== Given data

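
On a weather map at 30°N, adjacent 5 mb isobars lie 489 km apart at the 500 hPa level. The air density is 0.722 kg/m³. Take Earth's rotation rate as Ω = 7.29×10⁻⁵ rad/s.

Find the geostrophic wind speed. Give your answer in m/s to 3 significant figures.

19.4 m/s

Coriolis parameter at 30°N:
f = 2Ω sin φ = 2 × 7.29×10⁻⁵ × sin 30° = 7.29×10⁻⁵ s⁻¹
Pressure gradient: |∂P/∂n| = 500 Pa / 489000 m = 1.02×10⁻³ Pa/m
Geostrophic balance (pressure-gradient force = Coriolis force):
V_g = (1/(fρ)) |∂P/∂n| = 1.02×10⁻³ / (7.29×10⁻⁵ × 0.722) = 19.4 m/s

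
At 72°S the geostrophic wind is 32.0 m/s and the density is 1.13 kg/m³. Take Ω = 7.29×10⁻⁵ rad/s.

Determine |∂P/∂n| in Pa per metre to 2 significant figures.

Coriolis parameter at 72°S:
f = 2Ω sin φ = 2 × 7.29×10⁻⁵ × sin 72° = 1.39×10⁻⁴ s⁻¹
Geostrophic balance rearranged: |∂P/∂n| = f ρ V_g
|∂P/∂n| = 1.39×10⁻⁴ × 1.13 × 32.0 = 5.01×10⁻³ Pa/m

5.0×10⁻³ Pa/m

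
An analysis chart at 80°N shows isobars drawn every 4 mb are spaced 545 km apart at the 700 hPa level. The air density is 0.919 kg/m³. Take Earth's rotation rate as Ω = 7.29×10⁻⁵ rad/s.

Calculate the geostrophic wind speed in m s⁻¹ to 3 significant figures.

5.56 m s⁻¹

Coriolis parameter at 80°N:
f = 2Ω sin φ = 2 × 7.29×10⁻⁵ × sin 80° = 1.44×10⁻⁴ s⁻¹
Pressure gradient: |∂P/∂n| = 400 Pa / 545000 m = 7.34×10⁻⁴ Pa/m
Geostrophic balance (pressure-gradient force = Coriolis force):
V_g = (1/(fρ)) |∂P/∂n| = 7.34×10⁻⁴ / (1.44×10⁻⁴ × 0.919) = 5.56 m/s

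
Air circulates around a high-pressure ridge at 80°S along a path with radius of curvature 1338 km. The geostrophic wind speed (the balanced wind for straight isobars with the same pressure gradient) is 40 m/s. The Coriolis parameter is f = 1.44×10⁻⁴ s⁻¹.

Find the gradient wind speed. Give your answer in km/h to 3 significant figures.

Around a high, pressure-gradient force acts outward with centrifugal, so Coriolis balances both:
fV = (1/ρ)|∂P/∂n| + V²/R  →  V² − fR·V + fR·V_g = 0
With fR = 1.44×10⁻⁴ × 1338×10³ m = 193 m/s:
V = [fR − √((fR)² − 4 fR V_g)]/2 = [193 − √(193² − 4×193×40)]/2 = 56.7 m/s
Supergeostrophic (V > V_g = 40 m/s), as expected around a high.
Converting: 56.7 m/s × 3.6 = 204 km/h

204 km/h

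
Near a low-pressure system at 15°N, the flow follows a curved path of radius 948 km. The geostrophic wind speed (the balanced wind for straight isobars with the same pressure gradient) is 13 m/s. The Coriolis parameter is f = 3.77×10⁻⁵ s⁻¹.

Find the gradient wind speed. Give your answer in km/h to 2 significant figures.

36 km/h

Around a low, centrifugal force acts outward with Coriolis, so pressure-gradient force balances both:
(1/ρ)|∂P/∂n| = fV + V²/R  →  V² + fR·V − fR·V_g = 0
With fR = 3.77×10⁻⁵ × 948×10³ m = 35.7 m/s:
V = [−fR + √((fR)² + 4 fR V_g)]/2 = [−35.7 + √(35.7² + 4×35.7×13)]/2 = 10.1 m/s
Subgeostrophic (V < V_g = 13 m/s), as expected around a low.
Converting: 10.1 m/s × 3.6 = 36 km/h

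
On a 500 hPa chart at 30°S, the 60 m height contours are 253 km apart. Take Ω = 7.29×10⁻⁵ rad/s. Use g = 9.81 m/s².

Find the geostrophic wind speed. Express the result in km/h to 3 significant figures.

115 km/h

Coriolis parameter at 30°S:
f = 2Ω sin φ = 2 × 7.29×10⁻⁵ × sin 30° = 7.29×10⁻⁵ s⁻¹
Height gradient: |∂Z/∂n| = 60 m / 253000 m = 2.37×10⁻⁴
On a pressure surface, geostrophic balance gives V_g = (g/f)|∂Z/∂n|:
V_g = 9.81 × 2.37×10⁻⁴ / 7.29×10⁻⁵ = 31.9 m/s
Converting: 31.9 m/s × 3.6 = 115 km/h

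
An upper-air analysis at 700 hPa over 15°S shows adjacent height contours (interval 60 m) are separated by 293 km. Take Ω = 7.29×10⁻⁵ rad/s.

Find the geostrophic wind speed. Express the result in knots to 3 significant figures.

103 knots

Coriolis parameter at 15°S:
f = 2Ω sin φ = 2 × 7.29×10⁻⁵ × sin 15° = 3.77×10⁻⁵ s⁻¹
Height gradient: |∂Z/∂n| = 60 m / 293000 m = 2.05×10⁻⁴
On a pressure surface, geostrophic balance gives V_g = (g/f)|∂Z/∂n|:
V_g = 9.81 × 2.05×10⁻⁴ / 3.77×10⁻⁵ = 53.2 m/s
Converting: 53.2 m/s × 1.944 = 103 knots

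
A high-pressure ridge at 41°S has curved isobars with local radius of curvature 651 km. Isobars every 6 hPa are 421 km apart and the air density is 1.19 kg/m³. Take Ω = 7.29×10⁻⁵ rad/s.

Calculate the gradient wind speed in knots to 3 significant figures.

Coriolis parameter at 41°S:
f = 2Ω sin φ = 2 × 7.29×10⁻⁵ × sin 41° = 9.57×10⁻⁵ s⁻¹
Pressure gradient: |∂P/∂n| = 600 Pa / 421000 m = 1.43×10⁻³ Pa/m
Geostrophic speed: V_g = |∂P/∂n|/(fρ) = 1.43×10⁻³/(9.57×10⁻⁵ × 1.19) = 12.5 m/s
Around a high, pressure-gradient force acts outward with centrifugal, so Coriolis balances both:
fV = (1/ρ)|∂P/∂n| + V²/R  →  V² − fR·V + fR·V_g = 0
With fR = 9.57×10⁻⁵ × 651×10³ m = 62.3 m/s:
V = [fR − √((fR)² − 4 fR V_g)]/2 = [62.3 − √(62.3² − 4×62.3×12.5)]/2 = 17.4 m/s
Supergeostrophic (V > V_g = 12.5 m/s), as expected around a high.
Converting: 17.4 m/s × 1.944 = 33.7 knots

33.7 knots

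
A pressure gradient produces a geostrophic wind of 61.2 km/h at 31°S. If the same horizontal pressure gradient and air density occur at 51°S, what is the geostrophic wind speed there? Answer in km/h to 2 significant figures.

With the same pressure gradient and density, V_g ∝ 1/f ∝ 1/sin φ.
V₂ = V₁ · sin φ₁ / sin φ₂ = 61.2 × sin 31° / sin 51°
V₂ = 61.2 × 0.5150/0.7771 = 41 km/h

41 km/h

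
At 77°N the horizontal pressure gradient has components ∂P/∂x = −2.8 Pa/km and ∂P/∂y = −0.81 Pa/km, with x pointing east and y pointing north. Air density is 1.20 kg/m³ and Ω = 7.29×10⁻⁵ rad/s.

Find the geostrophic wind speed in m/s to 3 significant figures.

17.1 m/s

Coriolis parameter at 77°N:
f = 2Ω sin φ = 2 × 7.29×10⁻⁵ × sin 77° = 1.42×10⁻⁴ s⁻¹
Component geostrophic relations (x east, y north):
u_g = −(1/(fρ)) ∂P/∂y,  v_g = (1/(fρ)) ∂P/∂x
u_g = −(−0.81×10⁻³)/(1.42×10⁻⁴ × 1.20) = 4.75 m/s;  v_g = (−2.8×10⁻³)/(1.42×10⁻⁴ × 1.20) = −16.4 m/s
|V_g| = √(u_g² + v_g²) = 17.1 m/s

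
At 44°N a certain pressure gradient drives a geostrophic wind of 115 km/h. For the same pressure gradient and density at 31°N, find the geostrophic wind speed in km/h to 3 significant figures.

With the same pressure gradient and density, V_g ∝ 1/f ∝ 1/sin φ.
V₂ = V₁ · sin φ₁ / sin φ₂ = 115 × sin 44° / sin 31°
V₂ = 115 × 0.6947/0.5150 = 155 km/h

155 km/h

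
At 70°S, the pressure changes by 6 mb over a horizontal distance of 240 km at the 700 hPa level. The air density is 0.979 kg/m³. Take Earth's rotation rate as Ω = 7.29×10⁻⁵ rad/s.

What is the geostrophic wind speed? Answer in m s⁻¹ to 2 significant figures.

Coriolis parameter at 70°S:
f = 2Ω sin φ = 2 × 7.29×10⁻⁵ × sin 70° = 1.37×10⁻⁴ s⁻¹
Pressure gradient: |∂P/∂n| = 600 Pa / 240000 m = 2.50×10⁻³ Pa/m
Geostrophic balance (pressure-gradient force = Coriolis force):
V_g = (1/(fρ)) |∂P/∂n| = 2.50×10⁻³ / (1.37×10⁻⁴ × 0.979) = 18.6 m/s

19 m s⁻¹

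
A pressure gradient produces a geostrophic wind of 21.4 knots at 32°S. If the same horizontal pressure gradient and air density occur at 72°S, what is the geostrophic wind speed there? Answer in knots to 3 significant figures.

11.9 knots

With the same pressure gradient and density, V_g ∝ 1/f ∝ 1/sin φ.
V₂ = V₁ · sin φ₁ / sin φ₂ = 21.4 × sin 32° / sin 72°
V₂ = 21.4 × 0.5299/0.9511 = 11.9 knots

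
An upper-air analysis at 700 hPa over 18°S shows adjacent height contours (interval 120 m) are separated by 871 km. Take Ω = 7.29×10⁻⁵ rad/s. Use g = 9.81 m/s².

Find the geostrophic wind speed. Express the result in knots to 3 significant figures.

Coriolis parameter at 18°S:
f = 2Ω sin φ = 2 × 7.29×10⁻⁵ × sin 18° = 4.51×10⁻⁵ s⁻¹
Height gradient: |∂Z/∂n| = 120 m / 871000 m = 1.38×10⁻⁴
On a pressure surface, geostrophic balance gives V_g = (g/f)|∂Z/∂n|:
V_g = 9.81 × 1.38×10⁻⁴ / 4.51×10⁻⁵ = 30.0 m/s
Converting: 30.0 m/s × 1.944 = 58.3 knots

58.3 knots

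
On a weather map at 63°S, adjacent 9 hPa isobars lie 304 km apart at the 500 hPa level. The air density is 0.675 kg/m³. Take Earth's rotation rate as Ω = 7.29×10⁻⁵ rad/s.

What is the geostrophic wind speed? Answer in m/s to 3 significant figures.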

====
== Given data

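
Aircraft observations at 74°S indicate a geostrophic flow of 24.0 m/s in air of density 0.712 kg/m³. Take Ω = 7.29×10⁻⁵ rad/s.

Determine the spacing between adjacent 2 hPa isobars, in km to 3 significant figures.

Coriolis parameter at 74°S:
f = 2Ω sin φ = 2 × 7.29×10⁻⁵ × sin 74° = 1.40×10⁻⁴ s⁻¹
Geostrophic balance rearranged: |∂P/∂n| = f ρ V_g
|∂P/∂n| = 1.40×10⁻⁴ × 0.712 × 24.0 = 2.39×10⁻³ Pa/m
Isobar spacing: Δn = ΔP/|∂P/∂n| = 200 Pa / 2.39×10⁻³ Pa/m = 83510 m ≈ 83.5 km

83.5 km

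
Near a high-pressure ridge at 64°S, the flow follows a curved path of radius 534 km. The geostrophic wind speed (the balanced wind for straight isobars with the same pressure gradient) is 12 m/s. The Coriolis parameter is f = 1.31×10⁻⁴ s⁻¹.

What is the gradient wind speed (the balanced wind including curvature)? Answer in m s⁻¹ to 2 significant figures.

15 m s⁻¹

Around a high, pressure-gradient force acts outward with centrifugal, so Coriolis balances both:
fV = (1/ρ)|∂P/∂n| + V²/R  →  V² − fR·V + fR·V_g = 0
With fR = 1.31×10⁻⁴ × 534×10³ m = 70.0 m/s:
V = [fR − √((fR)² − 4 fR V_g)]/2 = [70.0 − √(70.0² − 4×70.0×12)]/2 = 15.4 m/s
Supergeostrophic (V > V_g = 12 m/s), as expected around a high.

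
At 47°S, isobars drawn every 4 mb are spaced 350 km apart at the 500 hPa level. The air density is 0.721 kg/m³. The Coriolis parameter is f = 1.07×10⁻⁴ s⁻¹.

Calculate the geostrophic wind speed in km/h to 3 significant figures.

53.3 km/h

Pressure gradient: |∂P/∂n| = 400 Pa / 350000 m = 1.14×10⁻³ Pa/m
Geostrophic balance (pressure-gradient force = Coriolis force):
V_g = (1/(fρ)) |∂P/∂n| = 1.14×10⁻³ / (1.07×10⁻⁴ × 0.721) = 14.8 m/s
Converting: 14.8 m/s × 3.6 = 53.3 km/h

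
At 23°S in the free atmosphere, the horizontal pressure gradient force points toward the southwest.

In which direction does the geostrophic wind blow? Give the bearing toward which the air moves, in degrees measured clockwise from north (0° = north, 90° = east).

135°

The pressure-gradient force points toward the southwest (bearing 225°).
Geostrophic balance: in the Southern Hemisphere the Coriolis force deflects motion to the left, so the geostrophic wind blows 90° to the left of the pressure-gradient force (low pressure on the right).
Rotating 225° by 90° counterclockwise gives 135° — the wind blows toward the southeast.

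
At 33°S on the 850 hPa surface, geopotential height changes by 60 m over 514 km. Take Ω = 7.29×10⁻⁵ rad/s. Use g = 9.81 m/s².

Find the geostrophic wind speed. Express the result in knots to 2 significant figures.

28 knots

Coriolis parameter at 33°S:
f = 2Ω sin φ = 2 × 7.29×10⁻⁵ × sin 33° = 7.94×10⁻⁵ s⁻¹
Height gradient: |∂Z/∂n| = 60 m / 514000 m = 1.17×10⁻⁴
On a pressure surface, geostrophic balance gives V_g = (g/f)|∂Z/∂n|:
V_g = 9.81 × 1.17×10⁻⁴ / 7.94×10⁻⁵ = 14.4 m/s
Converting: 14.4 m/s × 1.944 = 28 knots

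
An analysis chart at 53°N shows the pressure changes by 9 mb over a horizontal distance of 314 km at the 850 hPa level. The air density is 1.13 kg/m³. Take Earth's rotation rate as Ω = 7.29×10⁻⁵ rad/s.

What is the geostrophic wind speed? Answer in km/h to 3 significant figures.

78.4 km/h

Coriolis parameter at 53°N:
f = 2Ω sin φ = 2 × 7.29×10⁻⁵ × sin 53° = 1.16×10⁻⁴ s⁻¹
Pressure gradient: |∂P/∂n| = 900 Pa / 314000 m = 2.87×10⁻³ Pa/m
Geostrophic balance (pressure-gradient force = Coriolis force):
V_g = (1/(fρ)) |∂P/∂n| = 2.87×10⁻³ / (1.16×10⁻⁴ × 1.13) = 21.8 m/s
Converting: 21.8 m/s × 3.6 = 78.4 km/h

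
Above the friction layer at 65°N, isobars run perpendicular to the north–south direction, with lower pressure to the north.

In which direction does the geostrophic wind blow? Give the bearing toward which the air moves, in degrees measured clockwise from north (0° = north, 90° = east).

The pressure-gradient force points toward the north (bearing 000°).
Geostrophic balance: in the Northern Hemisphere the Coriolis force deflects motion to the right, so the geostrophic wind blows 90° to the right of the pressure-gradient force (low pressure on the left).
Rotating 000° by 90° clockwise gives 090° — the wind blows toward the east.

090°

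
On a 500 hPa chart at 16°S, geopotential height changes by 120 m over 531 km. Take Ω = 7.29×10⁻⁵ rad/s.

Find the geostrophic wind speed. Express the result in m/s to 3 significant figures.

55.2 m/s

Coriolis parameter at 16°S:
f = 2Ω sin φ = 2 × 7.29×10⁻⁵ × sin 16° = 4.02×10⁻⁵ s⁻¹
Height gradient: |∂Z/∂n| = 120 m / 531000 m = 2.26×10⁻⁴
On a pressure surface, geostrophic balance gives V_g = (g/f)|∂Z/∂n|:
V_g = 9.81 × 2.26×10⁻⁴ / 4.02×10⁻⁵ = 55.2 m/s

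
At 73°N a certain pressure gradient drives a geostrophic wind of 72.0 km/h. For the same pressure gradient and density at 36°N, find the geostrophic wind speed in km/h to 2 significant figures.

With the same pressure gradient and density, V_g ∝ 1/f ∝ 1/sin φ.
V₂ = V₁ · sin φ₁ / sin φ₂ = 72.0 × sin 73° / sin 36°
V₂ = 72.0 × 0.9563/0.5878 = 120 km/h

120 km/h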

====

- [Goal of the exercise]: Search the data above for the word "spaced", then gather each line in which it appears.

- [Answer below]:
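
An analysis chart at 80°N shows isobars drawn every 4 mb are spaced 545 km apart at the 700 hPa level. The air density is 0.919 kg/m³. Take Earth's rotation rate as Ω = 7.29×10⁻⁵ rad/s.
At 47°S, isobars drawn every 4 mb are spaced 350 km apart at the 500 hPa level. The air density is 0.721 kg/m³. The Coriolis parameter is f = 1.07×10⁻⁴ s⁻¹.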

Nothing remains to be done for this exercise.